(Data entries)
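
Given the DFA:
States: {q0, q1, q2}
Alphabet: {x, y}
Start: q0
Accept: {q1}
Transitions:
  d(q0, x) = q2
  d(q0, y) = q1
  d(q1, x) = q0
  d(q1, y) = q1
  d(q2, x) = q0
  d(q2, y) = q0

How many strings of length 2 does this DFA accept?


Enumerating all length-2 strings:
  "xx" -> q0 [reject]
  "xy" -> q0 [reject]
  "yx" -> q0 [reject]
  "yy" -> q1 [accept]

1 out of 4


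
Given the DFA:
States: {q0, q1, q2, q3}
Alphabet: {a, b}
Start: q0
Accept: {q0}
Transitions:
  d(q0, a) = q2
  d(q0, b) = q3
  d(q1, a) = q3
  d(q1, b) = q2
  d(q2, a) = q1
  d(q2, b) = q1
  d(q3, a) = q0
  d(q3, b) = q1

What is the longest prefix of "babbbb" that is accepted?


Run the DFA, marking each prefix where the state is accepting:
  "" -> q0 [accept]
  "b" -> q3 [reject]
  "ba" -> q0 [accept]
  "bab" -> q3 [reject]
  "babb" -> q1 [reject]
  "babbb" -> q2 [reject]
  "babbbb" -> q1 [reject]

"ba"


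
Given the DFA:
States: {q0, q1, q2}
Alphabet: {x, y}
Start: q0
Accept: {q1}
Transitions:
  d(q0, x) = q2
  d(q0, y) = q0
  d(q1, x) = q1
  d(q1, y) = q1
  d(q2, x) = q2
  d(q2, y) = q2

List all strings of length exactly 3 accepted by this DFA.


All strings of length 3: 8 total
Accepted: 0

None


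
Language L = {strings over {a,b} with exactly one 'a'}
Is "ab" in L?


count('a') = 1

Yes, "ab" is in L


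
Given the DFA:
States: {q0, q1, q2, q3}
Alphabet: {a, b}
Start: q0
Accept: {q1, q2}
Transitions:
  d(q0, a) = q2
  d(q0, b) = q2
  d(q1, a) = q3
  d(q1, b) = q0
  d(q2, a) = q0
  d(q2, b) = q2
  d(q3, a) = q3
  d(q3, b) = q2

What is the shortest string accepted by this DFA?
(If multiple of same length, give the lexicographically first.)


BFS by string length (lex-first path to each state shown):
  len 0: q0<-""
  len 1: q2<-"a"
Found accept state at length 1.

"a"


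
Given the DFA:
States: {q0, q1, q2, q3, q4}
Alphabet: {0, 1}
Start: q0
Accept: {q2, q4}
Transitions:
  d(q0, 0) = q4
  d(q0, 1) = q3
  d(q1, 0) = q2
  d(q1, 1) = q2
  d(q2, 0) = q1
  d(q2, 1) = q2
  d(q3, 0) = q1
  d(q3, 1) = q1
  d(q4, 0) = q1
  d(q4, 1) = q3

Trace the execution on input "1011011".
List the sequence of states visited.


Input: 1011011
d(q0, 1) = q3
d(q3, 0) = q1
d(q1, 1) = q2
d(q2, 1) = q2
d(q2, 0) = q1
d(q1, 1) = q2
d(q2, 1) = q2


q0 -> q3 -> q1 -> q2 -> q2 -> q1 -> q2 -> q2


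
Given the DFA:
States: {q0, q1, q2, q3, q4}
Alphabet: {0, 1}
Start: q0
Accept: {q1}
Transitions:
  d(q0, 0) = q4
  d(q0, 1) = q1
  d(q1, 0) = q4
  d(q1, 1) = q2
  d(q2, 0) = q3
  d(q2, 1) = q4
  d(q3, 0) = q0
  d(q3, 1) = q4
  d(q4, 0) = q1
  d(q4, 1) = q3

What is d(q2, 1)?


Looking up transition d(q2, 1)

q4


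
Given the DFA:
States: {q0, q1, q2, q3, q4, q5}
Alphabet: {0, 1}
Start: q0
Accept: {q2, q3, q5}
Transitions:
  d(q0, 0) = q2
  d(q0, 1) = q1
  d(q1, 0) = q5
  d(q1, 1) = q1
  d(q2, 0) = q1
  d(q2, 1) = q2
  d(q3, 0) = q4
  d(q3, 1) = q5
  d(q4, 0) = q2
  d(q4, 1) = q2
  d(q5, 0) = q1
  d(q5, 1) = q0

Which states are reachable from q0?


BFS from q0:
  layer 0: {q0}
  layer 1: {q1, q2}
  layer 2: {q5}

{q0, q1, q2, q5}


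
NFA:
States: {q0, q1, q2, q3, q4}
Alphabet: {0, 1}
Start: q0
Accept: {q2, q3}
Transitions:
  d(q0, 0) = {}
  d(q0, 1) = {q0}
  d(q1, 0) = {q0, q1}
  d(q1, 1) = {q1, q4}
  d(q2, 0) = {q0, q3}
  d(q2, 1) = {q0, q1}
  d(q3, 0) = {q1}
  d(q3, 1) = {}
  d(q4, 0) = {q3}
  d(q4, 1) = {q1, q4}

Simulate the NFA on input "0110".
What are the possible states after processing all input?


Start: {q0}
  --0--> {}
  --1--> {}
  --1--> {}
  --0--> {}

{} (empty set, no valid transitions)


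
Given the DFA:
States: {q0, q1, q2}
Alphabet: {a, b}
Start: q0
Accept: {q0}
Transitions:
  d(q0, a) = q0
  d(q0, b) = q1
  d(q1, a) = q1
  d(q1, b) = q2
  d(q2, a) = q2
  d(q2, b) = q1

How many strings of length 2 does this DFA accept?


Enumerating all length-2 strings:
  "aa" -> q0 [accept]
  "ab" -> q1 [reject]
  "ba" -> q1 [reject]
  "bb" -> q2 [reject]

1 out of 4


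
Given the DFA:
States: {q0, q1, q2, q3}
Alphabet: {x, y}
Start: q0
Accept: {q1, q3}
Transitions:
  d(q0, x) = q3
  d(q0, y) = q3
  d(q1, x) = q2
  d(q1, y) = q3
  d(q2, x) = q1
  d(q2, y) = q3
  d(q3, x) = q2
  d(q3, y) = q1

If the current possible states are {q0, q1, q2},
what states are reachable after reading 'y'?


Apply transition on 'y' from each current state:
  d(q0, y) = q3
  d(q1, y) = q3
  d(q2, y) = q3

{q3}


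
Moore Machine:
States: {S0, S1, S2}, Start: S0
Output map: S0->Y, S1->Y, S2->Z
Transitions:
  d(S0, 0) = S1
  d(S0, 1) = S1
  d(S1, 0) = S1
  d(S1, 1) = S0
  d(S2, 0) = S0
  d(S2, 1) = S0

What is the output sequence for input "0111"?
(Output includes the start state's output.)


Start: S0 (output Y)
  --0--> S1 (output Y)
  --1--> S0 (output Y)
  --1--> S1 (output Y)
  --1--> S0 (output Y)

"YYYYY"


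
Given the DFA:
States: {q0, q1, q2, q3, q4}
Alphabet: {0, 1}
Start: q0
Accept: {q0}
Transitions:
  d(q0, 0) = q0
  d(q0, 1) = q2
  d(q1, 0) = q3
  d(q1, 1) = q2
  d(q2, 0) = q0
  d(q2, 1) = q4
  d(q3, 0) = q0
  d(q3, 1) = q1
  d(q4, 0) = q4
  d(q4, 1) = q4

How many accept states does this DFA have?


Accept states listed: {q0}
Counting: q0(1)

1


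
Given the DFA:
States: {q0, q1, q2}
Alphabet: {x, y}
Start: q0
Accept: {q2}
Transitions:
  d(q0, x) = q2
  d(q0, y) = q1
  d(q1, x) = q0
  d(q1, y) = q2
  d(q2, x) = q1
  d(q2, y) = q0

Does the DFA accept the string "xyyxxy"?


Trace: q0 -> q2 -> q0 -> q1 -> q0 -> q2 -> q0
Final state: q0
Accept states: {q2}

No, rejected (final state q0 is not an accept state)


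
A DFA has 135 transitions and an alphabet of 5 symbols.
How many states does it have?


Each state has exactly one transition per symbol.
states = transitions / |alphabet| = 135 / 5 = 27

27


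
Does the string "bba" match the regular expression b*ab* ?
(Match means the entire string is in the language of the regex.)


|string| = 3; first = 'b'; last = 'a'

Yes, "bba" matches b*ab*


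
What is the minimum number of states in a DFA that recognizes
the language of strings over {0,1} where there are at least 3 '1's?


States: count = 0, 1, ..., 2, and a final '>= 3' state.
Total: 3 + 1 = 4. Accept = '>= 3' state.

4


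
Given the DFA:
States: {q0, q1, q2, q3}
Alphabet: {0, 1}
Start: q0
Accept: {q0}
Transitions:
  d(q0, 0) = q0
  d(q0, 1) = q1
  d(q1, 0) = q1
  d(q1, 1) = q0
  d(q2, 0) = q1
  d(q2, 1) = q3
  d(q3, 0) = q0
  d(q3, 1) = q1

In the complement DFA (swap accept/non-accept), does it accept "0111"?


Trace: q0 -> q0 -> q1 -> q0 -> q1
Final: q1
Original accept: {q0}
Complement: q1 is not in original accept

Yes, complement accepts (original rejects)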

◆ **Exercise details**: The answer must hold only the lines from the first line of the data through the line bearing "d(q2, x) = q2", returned exactly.

◆ **Response to this task**:
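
Given the DFA:
States: {q0, q1, q2}
Alphabet: {x, y}
Start: q0
Accept: {q1}
Transitions:
  d(q0, x) = q2
  d(q0, y) = q1
  d(q1, x) = q0
  d(q1, y) = q1
  d(q2, x) = q0
  d(q2, y) = q0

How many strings of length 2 does this DFA accept?


Enumerating all length-2 strings:
  "xx" -> q0 [reject]
  "xy" -> q0 [reject]
  "yx" -> q0 [reject]
  "yy" -> q1 [accept]

1 out of 4


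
Given the DFA:
States: {q0, q1, q2, q3}
Alphabet: {a, b}
Start: q0
Accept: {q0}
Transitions:
  d(q0, a) = q2
  d(q0, b) = q3
  d(q1, a) = q3
  d(q1, b) = q2
  d(q2, a) = q1
  d(q2, b) = q1
  d(q3, a) = q0
  d(q3, b) = q1

What is the longest prefix of "babbbb" that is accepted?


Run the DFA, marking each prefix where the state is accepting:
  "" -> q0 [accept]
  "b" -> q3 [reject]
  "ba" -> q0 [accept]
  "bab" -> q3 [reject]
  "babb" -> q1 [reject]
  "babbb" -> q2 [reject]
  "babbbb" -> q1 [reject]

"ba"


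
Given the DFA:
States: {q0, q1, q2}
Alphabet: {x, y}
Start: q0
Accept: {q1}
Transitions:
  d(q0, x) = q2
  d(q0, y) = q0
  d(q1, x) = q1
  d(q1, y) = q1
  d(q2, x) = q2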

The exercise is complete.